Assignment: Every entry needs to be given again exactly as it reads.

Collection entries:
- - - - -

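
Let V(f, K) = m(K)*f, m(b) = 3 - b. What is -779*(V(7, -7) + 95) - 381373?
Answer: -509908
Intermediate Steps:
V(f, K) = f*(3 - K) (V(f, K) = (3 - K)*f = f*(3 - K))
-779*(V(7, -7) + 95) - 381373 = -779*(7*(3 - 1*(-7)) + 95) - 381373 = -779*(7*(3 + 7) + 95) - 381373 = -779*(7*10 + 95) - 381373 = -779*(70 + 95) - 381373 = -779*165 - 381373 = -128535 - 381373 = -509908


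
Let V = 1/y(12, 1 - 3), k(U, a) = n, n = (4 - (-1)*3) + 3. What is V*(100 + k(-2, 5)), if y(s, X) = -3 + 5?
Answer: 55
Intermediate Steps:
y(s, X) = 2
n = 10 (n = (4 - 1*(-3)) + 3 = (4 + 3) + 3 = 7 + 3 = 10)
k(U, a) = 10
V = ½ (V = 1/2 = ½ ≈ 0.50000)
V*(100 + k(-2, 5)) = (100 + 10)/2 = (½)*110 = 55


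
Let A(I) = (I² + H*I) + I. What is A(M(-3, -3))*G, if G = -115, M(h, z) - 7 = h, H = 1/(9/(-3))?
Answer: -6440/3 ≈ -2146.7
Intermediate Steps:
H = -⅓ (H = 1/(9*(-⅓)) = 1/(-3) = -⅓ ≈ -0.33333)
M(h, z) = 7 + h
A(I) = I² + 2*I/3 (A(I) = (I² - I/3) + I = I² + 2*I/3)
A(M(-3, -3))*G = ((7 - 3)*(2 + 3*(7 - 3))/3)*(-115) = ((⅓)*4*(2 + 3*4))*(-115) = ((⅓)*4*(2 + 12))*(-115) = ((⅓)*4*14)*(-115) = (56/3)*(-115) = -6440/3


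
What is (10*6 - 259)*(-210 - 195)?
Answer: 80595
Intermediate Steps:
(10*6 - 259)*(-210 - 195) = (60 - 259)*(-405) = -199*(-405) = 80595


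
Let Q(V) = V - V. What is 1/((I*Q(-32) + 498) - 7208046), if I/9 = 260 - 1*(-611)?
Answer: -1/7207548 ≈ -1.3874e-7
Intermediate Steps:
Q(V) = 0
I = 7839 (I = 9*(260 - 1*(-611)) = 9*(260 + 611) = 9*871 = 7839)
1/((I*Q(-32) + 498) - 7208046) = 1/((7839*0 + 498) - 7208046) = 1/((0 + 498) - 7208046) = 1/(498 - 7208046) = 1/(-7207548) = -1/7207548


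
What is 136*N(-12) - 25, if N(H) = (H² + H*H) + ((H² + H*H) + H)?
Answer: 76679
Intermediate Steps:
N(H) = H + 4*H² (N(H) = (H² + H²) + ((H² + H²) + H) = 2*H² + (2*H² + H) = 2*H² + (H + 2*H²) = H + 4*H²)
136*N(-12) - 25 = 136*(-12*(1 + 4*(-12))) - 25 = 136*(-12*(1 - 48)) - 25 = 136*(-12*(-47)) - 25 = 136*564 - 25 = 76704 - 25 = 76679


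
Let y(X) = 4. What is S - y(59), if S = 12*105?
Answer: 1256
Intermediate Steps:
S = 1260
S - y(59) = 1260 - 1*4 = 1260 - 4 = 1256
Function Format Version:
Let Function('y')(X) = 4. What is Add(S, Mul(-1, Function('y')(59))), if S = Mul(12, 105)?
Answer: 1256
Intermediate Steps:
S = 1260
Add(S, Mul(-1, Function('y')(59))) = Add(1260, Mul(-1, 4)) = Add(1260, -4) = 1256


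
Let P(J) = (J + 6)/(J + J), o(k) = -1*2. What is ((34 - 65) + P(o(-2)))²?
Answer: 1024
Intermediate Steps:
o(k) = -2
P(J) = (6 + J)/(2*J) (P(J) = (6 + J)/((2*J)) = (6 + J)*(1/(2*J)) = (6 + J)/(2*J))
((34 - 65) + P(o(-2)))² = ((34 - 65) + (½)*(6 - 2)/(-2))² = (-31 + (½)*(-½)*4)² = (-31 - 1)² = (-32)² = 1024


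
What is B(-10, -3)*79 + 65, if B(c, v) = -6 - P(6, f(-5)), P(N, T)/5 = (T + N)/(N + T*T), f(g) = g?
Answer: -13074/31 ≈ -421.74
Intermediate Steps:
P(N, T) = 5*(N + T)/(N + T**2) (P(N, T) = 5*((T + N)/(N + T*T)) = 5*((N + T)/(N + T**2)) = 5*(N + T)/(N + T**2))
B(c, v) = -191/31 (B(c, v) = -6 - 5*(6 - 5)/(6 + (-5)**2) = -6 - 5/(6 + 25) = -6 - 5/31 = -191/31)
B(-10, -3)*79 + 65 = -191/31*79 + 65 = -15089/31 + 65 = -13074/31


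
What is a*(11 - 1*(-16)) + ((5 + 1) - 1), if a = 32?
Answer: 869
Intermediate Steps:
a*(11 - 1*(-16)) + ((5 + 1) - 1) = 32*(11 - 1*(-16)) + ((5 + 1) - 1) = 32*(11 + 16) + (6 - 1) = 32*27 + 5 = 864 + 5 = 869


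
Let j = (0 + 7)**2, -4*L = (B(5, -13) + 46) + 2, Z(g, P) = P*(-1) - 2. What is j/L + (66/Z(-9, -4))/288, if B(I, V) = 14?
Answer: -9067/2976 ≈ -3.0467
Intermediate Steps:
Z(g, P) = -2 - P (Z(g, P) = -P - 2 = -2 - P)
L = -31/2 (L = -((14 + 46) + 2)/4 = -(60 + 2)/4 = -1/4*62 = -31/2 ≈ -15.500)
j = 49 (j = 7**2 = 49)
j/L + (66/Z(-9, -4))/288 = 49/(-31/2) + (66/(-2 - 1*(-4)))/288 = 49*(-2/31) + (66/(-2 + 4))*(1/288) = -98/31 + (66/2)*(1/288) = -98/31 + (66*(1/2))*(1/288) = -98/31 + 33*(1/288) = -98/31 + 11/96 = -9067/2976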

- - - - -

Response to the exercise:
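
Let V(f, K) = m(K)*f, m(b) = 3 - b. What is -779*(V(7, -7) + 95) - 381373?
Answer: -509908
Intermediate Steps:
V(f, K) = f*(3 - K) (V(f, K) = (3 - K)*f = f*(3 - K))
-779*(V(7, -7) + 95) - 381373 = -779*(7*(3 - 1*(-7)) + 95) - 381373 = -779*(7*(3 + 7) + 95) - 381373 = -779*(7*10 + 95) - 381373 = -779*(70 + 95) - 381373 = -779*165 - 381373 = -128535 - 381373 = -509908


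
Let V = 1/y(12, 1 - 3), k(U, a) = n, n = (4 - (-1)*3) + 3. What is V*(100 + k(-2, 5)), if y(s, X) = -3 + 5?
Answer: 55
Intermediate Steps:
y(s, X) = 2
n = 10 (n = (4 - 1*(-3)) + 3 = (4 + 3) + 3 = 7 + 3 = 10)
k(U, a) = 10
V = ½ (V = 1/2 = ½ ≈ 0.50000)
V*(100 + k(-2, 5)) = (100 + 10)/2 = (½)*110 = 55


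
Let A(I) = (I² + H*I) + I. What is A(M(-3, -3))*G, if G = -115, M(h, z) - 7 = h, H = 1/(9/(-3))?
Answer: -6440/3 ≈ -2146.7
Intermediate Steps:
H = -⅓ (H = 1/(9*(-⅓)) = 1/(-3) = -⅓ ≈ -0.33333)
M(h, z) = 7 + h
A(I) = I² + 2*I/3 (A(I) = (I² - I/3) + I = I² + 2*I/3)
A(M(-3, -3))*G = ((7 - 3)*(2 + 3*(7 - 3))/3)*(-115) = ((⅓)*4*(2 + 3*4))*(-115) = ((⅓)*4*(2 + 12))*(-115) = ((⅓)*4*14)*(-115) = (56/3)*(-115) = -6440/3


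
What is (10*6 - 259)*(-210 - 195)?
Answer: 80595
Intermediate Steps:
(10*6 - 259)*(-210 - 195) = (60 - 259)*(-405) = -199*(-405) = 80595


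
Let Q(V) = V - V. What is 1/((I*Q(-32) + 498) - 7208046), if I/9 = 260 - 1*(-611)?
Answer: -1/7207548 ≈ -1.3874e-7
Intermediate Steps:
Q(V) = 0
I = 7839 (I = 9*(260 - 1*(-611)) = 9*(260 + 611) = 9*871 = 7839)
1/((I*Q(-32) + 498) - 7208046) = 1/((7839*0 + 498) - 7208046) = 1/((0 + 498) - 7208046) = 1/(498 - 7208046) = 1/(-7207548) = -1/7207548


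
What is 136*N(-12) - 25, if N(H) = (H² + H*H) + ((H² + H*H) + H)?
Answer: 76679
Intermediate Steps:
N(H) = H + 4*H² (N(H) = (H² + H²) + ((H² + H²) + H) = 2*H² + (2*H² + H) = 2*H² + (H + 2*H²) = H + 4*H²)
136*N(-12) - 25 = 136*(-12*(1 + 4*(-12))) - 25 = 136*(-12*(1 - 48)) - 25 = 136*(-12*(-47)) - 25 = 136*564 - 25 = 76704 - 25 = 76679


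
Let y(X) = 4. What is S - y(59), if S = 12*105?
Answer: 1256
Intermediate Steps:
S = 1260
S - y(59) = 1260 - 1*4 = 1260 - 4 = 1256
Function Format Version:
Let Function('y')(X) = 4. What is Add(S, Mul(-1, Function('y')(59))), if S = Mul(12, 105)?
Answer: 1256
Intermediate Steps:
S = 1260
Add(S, Mul(-1, Function('y')(59))) = Add(1260, Mul(-1, 4)) = Add(1260, -4) = 1256


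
Let P(J) = (J + 6)/(J + J), o(k) = -1*2. What is ((34 - 65) + P(o(-2)))²?
Answer: 1024
Intermediate Steps:
o(k) = -2
P(J) = (6 + J)/(2*J) (P(J) = (6 + J)/((2*J)) = (6 + J)*(1/(2*J)) = (6 + J)/(2*J))
((34 - 65) + P(o(-2)))² = ((34 - 65) + (½)*(6 - 2)/(-2))² = (-31 + (½)*(-½)*4)² = (-31 - 1)² = (-32)² = 1024


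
What is B(-10, -3)*79 + 65, if B(c, v) = -6 - P(6, f(-5)), P(N, T)/5 = (T + N)/(N + T*T), f(g) = g?
Answer: -13074/31 ≈ -421.74
Intermediate Steps:
P(N, T) = 5*(N + T)/(N + T**2) (P(N, T) = 5*((T + N)/(N + T*T)) = 5*((N + T)/(N + T**2)) = 5*(N + T)/(N + T**2))
B(c, v) = -191/31 (B(c, v) = -6 - 5*(6 - 5)/(6 + (-5)**2) = -6 - 5/(6 + 25) = -6 - 5/31 = -191/31)
B(-10, -3)*79 + 65 = -191/31*79 + 65 = -15089/31 + 65 = -13074/31


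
What is a*(11 - 1*(-16)) + ((5 + 1) - 1), if a = 32?
Answer: 869
Intermediate Steps:
a*(11 - 1*(-16)) + ((5 + 1) - 1) = 32*(11 - 1*(-16)) + ((5 + 1) - 1) = 32*(11 + 16) + (6 - 1) = 32*27 + 5 = 864 + 5 = 869


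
Let j = (0 + 7)**2, -4*L = (B(5, -13) + 46) + 2, Z(g, P) = P*(-1) - 2. What is j/L + (66/Z(-9, -4))/288, if B(I, V) = 14?
Answer: -9067/2976 ≈ -3.0467
Intermediate Steps:
Z(g, P) = -2 - P (Z(g, P) = -P - 2 = -2 - P)
L = -31/2 (L = -((14 + 46) + 2)/4 = -(60 + 2)/4 = -1/4*62 = -31/2 ≈ -15.500)
j = 49 (j = 7**2 = 49)
j/L + (66/Z(-9, -4))/288 = 49/(-31/2) + (66/(-2 - 1*(-4)))/288 = 49*(-2/31) + (66/(-2 + 4))*(1/288) = -98/31 + (66/2)*(1/288) = -98/31 + (66*(1/2))*(1/288) = -98/31 + 33*(1/288) = -98/31 + 11/96 = -9067/2976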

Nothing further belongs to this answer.